Repeat the lines of the data that follow, please, starting at the first and stopping after the one with "Answer: $1649$".

==== Supplied records ====

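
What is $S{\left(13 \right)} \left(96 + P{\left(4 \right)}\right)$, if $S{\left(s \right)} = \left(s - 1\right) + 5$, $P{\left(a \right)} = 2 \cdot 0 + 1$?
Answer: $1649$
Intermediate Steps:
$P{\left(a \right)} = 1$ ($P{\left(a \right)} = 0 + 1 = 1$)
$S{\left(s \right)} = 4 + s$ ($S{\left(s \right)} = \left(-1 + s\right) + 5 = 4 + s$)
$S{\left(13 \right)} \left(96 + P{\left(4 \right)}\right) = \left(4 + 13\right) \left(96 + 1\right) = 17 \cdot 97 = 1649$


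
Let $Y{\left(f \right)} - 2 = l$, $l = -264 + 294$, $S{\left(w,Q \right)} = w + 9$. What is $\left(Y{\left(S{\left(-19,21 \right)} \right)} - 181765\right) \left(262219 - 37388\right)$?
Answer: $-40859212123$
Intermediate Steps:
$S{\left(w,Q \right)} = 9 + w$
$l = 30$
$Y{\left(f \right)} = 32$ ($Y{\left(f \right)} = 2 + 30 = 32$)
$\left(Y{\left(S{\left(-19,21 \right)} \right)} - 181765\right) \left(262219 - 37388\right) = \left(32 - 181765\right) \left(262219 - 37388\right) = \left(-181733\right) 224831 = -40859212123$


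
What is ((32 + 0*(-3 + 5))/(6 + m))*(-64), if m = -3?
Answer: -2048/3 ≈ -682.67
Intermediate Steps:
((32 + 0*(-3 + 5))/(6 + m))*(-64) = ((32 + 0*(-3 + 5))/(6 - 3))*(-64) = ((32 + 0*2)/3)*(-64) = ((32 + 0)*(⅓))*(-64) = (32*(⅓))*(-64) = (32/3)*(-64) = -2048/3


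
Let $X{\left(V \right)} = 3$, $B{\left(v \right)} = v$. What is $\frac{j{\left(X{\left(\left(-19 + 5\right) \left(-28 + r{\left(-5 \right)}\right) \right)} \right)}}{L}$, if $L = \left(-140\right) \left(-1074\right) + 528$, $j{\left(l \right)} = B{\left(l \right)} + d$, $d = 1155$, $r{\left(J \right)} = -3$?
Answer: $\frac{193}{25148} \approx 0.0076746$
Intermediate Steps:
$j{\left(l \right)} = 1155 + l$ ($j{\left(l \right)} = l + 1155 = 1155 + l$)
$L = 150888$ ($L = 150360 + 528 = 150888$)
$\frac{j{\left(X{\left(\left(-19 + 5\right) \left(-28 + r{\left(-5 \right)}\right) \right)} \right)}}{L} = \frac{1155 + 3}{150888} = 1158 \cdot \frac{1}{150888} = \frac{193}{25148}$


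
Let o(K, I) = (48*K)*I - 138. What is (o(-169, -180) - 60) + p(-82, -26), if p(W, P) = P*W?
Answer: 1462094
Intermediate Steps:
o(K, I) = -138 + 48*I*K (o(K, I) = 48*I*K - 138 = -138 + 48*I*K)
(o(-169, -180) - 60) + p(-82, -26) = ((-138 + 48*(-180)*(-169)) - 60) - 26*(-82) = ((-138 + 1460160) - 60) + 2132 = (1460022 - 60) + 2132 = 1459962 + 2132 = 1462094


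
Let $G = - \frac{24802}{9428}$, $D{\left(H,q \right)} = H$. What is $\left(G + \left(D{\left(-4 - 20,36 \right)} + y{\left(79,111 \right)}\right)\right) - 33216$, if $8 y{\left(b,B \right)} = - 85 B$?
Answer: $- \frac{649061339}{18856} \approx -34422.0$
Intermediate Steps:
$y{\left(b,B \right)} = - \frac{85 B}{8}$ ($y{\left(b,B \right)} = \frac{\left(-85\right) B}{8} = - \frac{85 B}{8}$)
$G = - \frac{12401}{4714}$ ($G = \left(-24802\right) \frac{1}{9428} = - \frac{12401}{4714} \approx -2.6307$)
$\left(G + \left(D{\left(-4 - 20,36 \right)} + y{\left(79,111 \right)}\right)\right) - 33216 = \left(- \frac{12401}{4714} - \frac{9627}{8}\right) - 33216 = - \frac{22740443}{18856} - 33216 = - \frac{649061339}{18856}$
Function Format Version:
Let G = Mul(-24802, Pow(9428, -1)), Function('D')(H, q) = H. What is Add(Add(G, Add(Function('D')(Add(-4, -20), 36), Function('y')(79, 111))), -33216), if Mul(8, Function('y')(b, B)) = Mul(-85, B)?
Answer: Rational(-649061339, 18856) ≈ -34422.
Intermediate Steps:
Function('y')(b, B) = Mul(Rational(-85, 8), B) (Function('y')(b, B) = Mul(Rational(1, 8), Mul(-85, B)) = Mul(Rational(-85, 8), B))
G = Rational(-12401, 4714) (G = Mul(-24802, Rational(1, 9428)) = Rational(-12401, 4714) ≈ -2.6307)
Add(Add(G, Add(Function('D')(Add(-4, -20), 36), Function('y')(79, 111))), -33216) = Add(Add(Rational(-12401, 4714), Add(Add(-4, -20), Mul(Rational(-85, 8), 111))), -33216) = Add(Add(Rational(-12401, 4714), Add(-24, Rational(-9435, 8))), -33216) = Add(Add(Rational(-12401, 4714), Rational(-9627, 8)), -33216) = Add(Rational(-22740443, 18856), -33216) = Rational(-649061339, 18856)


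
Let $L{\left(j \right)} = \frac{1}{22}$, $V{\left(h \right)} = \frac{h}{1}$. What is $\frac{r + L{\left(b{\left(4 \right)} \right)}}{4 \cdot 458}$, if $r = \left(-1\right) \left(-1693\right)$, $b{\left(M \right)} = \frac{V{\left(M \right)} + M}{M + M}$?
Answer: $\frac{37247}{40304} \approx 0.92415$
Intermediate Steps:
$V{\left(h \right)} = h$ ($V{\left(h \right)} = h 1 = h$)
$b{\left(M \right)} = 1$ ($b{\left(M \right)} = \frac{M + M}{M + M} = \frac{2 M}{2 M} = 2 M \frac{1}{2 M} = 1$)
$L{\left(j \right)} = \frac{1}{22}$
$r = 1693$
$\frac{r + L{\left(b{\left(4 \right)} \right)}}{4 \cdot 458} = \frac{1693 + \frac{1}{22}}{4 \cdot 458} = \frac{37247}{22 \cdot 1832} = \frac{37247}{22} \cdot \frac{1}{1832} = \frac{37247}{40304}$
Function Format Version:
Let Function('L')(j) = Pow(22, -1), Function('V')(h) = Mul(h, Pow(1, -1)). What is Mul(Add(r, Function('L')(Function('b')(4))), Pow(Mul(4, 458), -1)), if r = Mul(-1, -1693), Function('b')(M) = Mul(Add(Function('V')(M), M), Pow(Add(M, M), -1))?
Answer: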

====

Exercise solution>
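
What is $S{\left(13 \right)} \left(96 + P{\left(4 \right)}\right)$, if $S{\left(s \right)} = \left(s - 1\right) + 5$, $P{\left(a \right)} = 2 \cdot 0 + 1$?
Answer: $1649$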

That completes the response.